■ PROBLEM REQUIREMENTS
Could you copy each line of the entries that contains "Answer"?

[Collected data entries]
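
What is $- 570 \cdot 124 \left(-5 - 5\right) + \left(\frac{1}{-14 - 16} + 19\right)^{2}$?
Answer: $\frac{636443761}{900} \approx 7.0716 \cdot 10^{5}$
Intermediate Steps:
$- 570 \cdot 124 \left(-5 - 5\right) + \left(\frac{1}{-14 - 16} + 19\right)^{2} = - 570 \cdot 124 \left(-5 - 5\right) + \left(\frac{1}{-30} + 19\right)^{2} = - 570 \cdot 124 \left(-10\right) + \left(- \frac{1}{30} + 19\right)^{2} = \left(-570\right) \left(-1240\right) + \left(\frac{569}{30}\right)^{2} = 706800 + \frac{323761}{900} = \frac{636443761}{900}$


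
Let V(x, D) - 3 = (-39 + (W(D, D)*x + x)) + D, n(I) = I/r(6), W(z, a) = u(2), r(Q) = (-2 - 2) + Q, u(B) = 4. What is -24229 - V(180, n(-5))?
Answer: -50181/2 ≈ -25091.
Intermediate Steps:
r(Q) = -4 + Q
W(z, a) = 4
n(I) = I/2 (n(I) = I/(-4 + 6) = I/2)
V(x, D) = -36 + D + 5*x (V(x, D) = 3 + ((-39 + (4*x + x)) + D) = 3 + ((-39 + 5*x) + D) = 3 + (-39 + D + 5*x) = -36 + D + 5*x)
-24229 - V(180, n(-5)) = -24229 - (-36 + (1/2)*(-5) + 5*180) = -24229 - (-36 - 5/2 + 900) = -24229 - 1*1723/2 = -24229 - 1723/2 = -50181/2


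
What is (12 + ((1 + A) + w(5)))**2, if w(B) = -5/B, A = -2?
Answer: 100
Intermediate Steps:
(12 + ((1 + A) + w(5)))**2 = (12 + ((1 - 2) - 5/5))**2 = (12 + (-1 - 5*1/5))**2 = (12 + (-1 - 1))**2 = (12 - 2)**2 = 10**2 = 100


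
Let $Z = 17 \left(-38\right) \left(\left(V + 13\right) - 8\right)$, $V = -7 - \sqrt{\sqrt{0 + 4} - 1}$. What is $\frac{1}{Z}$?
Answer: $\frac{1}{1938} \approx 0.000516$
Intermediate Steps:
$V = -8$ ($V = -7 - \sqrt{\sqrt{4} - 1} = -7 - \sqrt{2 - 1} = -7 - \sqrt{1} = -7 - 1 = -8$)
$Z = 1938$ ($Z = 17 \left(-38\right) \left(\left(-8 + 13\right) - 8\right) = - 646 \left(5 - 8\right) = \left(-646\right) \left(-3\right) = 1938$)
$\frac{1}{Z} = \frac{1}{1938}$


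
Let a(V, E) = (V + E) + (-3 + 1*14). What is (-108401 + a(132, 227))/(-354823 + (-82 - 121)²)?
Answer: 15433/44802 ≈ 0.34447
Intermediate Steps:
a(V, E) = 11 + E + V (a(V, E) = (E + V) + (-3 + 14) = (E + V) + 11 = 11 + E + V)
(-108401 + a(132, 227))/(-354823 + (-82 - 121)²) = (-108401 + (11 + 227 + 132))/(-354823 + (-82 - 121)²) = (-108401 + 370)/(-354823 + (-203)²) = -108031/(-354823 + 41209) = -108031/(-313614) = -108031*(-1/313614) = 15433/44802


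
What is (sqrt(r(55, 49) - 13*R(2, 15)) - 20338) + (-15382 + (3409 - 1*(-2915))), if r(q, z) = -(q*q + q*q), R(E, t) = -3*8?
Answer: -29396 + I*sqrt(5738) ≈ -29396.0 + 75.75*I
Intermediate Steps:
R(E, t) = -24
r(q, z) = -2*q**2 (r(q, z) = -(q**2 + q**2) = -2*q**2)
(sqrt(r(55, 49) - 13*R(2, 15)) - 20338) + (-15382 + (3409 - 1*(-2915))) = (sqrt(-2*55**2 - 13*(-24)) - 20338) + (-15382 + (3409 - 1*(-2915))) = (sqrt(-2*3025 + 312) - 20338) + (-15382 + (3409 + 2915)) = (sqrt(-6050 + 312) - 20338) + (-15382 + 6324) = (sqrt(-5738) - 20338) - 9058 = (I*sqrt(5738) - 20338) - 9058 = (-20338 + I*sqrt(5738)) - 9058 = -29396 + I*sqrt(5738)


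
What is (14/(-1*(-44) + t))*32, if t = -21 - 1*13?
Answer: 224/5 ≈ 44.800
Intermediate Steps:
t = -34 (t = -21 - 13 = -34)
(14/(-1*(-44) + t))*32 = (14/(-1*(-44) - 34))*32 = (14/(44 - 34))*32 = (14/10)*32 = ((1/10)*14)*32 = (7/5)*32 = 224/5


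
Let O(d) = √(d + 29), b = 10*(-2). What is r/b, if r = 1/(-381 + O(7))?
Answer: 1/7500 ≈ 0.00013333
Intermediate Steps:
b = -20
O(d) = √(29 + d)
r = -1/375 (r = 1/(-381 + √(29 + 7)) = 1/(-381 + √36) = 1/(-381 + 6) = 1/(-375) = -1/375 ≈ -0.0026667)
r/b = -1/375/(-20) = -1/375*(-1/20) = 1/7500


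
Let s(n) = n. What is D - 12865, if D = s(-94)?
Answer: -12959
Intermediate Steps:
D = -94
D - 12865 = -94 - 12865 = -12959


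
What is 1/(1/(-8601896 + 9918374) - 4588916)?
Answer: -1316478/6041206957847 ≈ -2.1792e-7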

■ RESPONSE FOR THIS EXERCISE
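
Answer: $\frac{636443761}{900} \approx 7.0716 \cdot 10^{5}$
Answer: -50181/2 ≈ -25091.
Answer: 100
Answer: $\frac{1}{1938} \approx 0.000516$
Answer: 15433/44802 ≈ 0.34447
Answer: -29396 + I*sqrt(5738) ≈ -29396.0 + 75.75*I
Answer: 224/5 ≈ 44.800
Answer: 1/7500 ≈ 0.00013333
Answer: -12959
Answer: -1316478/6041206957847 ≈ -2.1792e-7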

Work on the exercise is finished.